┏━━

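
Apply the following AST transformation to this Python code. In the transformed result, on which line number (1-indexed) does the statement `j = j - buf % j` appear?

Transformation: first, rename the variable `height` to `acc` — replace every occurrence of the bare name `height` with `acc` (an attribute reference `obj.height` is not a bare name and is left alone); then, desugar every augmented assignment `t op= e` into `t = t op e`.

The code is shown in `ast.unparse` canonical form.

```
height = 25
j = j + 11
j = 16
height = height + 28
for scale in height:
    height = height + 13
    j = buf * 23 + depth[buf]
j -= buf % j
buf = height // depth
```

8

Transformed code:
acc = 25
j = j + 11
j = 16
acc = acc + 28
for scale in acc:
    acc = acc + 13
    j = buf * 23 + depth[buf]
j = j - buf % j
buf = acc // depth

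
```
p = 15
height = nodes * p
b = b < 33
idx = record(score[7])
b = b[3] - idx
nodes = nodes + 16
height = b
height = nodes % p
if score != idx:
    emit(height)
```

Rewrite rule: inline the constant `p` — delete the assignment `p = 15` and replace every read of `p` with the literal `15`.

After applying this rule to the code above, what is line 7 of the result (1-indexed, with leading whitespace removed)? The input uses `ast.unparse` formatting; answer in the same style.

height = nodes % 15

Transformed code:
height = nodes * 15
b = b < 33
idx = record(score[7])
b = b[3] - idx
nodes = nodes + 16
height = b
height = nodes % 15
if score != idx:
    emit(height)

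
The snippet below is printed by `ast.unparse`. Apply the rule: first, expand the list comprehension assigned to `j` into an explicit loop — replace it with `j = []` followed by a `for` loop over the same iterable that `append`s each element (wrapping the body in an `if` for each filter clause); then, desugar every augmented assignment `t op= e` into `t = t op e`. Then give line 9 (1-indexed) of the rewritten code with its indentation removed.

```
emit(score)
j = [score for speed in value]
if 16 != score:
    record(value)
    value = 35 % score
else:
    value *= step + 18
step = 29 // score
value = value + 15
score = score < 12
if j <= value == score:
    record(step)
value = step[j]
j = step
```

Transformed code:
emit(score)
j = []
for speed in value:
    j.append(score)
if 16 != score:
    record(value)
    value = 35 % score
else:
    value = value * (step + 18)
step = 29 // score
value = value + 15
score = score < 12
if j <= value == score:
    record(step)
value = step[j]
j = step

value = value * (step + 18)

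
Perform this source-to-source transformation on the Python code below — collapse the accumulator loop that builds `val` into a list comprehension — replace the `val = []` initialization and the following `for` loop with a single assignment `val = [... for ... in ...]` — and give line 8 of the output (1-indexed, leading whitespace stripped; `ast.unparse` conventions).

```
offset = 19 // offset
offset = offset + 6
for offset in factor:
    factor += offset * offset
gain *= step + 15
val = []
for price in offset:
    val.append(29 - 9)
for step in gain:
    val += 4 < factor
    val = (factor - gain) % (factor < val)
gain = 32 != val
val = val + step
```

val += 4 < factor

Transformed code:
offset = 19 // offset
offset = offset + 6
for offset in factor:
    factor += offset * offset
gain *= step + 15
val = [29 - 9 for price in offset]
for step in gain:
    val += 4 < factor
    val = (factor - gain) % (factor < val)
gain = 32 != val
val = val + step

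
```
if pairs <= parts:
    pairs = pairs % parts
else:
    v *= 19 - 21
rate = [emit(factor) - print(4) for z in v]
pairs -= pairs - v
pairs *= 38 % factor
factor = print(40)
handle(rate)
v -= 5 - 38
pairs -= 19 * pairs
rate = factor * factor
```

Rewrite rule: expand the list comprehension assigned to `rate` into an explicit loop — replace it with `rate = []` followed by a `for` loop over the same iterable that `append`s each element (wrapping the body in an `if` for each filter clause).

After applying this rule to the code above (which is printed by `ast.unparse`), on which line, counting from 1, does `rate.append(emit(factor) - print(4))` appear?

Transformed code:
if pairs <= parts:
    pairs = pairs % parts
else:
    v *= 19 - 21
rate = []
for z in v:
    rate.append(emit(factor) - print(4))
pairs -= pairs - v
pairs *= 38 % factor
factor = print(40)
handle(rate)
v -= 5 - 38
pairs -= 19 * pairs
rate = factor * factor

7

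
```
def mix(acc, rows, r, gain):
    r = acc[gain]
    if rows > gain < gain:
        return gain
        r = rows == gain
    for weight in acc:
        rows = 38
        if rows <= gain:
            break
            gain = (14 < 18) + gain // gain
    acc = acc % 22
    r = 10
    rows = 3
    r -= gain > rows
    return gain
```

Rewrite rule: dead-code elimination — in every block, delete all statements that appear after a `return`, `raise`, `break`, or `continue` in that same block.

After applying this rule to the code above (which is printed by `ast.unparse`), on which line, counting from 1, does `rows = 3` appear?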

┗━━

→ PROMPT
Read the lines above. Gather those in which the string "Python" is found.

→ COMPLETED EXERCISE
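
Apply the following AST transformation to this Python code. In the transformed result, on which line number (1-indexed) does the statement `j = j - buf % j` appear?
Perform this source-to-source transformation on the Python code below — collapse the accumulator loop that builds `val` into a list comprehension — replace the `val = []` initialization and the following `for` loop with a single assignment `val = [... for ... in ...]` — and give line 8 of the output (1-indexed, leading whitespace stripped; `ast.unparse` conventions).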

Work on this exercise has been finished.